◆ DIRECTIONS: Restate the records in full, keeping every word as it is.
-=-=-=-=-
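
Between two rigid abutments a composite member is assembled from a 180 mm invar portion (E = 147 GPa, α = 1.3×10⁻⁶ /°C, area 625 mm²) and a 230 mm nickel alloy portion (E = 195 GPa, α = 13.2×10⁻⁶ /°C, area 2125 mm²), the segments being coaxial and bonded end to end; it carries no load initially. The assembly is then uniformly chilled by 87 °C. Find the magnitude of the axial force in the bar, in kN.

With the walls removed the bar would change length by δ_free = Σ αᵢΔT Lᵢ = 1.3×10⁻⁶×87×180 + 13.2×10⁻⁶×87×230 = 0.2845 mm.
The rigid supports impose zero overall length change; the single axial force P common to all segments must satisfy P Σ Lᵢ/(AᵢEᵢ) = δ_free.
The series flexibility is Σ Lᵢ/(AᵢEᵢ) = 180/(625×147×10³) + 230/(2125×195×10³) = 2.514×10⁻⁶ mm/N.
P = 0.2845 / 2.514×10⁻⁶ = 113200 N = 113.2 kN, tensile.

P ≈ 113 kN (tensile)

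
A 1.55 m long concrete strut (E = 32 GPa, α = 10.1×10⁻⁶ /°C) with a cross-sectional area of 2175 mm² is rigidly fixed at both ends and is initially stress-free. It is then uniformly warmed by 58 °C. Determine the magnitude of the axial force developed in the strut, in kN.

P ≈ 40.8 kN (compressive)

With zero net strain, σ = E·αΔT = 32 GPa × 10.1×10⁻⁶ × 58 = 18.75 MPa.
P = AEαΔT = 2175 × 32×10³ × 10.1×10⁻⁶ × 58 = 40.77 kN (compressive).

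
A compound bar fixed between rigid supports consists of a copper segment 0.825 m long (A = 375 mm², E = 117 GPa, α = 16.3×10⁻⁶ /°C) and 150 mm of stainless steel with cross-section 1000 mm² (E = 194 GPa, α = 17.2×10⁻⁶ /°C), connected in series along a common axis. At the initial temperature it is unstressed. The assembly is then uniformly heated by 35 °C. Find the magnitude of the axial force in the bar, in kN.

Free thermal expansion of the whole bar: Σ αᵢΔT Lᵢ = 16.3×10⁻⁶×35×825 + 17.2×10⁻⁶×35×150 = 0.561 mm.
The walls prevent any net length change, so an axial force P (same in every segment) develops. Compatibility: P · Σ Lᵢ/(AᵢEᵢ) = δ_free.
The series flexibility is Σ Lᵢ/(AᵢEᵢ) = 825/(375×117×10³) + 150/(1000×194×10³) = 1.958×10⁻⁵ mm/N.
P = 0.561 / 1.958×10⁻⁵ = 28650 N = 28.65 kN, compressive.

P ≈ 28.7 kN (compressive)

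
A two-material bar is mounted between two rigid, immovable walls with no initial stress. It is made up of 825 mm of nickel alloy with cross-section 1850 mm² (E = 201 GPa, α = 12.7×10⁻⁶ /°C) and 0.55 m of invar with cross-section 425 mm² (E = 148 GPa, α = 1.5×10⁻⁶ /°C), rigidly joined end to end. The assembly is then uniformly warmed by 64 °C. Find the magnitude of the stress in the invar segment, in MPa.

σ ≈ 155 MPa (compressive)

If the supports were absent, the total length change would be Σ αᵢΔT Lᵢ = 12.7×10⁻⁶×64×825 + 1.5×10⁻⁶×64×550 = 0.7234 mm.
The rigid supports impose zero overall length change; the single axial force P common to all segments must satisfy P Σ Lᵢ/(AᵢEᵢ) = δ_free.
The series flexibility is Σ Lᵢ/(AᵢEᵢ) = 825/(1850×201×10³) + 550/(425×148×10³) = 1.096×10⁻⁵ mm/N.
Hence P = δ_free / Σ(L/AE) = 0.7234/1.096×10⁻⁵ = 65.98 kN (compressive).
σ_{invar} = P / A = 65980 / 425 = 155.3 MPa.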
-=-=-=-=-
◆ RESPONSE AREA:
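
Between two rigid abutments a composite member is assembled from a 180 mm invar portion (E = 147 GPa, α = 1.3×10⁻⁶ /°C, area 625 mm²) and a 230 mm nickel alloy portion (E = 195 GPa, α = 13.2×10⁻⁶ /°C, area 2125 mm²), the segments being coaxial and bonded end to end; it carries no load initially. The assembly is then uniformly chilled by 87 °C. Find the magnitude of the axial force in the bar, in kN.

With the walls removed the bar would change length by δ_free = Σ αᵢΔT Lᵢ = 1.3×10⁻⁶×87×180 + 13.2×10⁻⁶×87×230 = 0.2845 mm.
The rigid supports impose zero overall length change; the single axial force P common to all segments must satisfy P Σ Lᵢ/(AᵢEᵢ) = δ_free.
The series flexibility is Σ Lᵢ/(AᵢEᵢ) = 180/(625×147×10³) + 230/(2125×195×10³) = 2.514×10⁻⁶ mm/N.
P = 0.2845 / 2.514×10⁻⁶ = 113200 N = 113.2 kN, tensile.

P ≈ 113 kN (tensile)

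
A 1.55 m long concrete strut (E = 32 GPa, α = 10.1×10⁻⁶ /°C) with a cross-sectional area of 2175 mm² is rigidly fixed at both ends and is initially stress-free. It is then uniformly warmed by 58 °C. Determine the magnitude of the axial force developed in the strut, in kN.

P ≈ 40.8 kN (compressive)

With zero net strain, σ = E·αΔT = 32 GPa × 10.1×10⁻⁶ × 58 = 18.75 MPa.
P = AEαΔT = 2175 × 32×10³ × 10.1×10⁻⁶ × 58 = 40.77 kN (compressive).

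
A compound bar fixed between rigid supports consists of a copper segment 0.825 m long (A = 375 mm², E = 117 GPa, α = 16.3×10⁻⁶ /°C) and 150 mm of stainless steel with cross-section 1000 mm² (E = 194 GPa, α = 17.2×10⁻⁶ /°C), connected in series along a common axis. At the initial temperature it is unstressed. The assembly is then uniformly heated by 35 °C. Find the magnitude of the axial force in the bar, in kN.

Free thermal expansion of the whole bar: Σ αᵢΔT Lᵢ = 16.3×10⁻⁶×35×825 + 17.2×10⁻⁶×35×150 = 0.561 mm.
The walls prevent any net length change, so an axial force P (same in every segment) develops. Compatibility: P · Σ Lᵢ/(AᵢEᵢ) = δ_free.
The series flexibility is Σ Lᵢ/(AᵢEᵢ) = 825/(375×117×10³) + 150/(1000×194×10³) = 1.958×10⁻⁵ mm/N.
P = 0.561 / 1.958×10⁻⁵ = 28650 N = 28.65 kN, compressive.

P ≈ 28.7 kN (compressive)

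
A two-material bar is mounted between two rigid, immovable walls with no initial stress. It is made up of 825 mm of nickel alloy with cross-section 1850 mm² (E = 201 GPa, α = 12.7×10⁻⁶ /°C) and 0.55 m of invar with cross-section 425 mm² (E = 148 GPa, α = 1.5×10⁻⁶ /°C), rigidly joined end to end. The assembly is then uniformly warmed by 64 °C. Find the magnitude of the stress in the invar segment, in MPa.

σ ≈ 155 MPa (compressive)

If the supports were absent, the total length change would be Σ αᵢΔT Lᵢ = 12.7×10⁻⁶×64×825 + 1.5×10⁻⁶×64×550 = 0.7234 mm.
The rigid supports impose zero overall length change; the single axial force P common to all segments must satisfy P Σ Lᵢ/(AᵢEᵢ) = δ_free.
The series flexibility is Σ Lᵢ/(AᵢEᵢ) = 825/(1850×201×10³) + 550/(425×148×10³) = 1.096×10⁻⁵ mm/N.
Hence P = δ_free / Σ(L/AE) = 0.7234/1.096×10⁻⁵ = 65.98 kN (compressive).
σ_{invar} = P / A = 65980 / 425 = 155.3 MPa.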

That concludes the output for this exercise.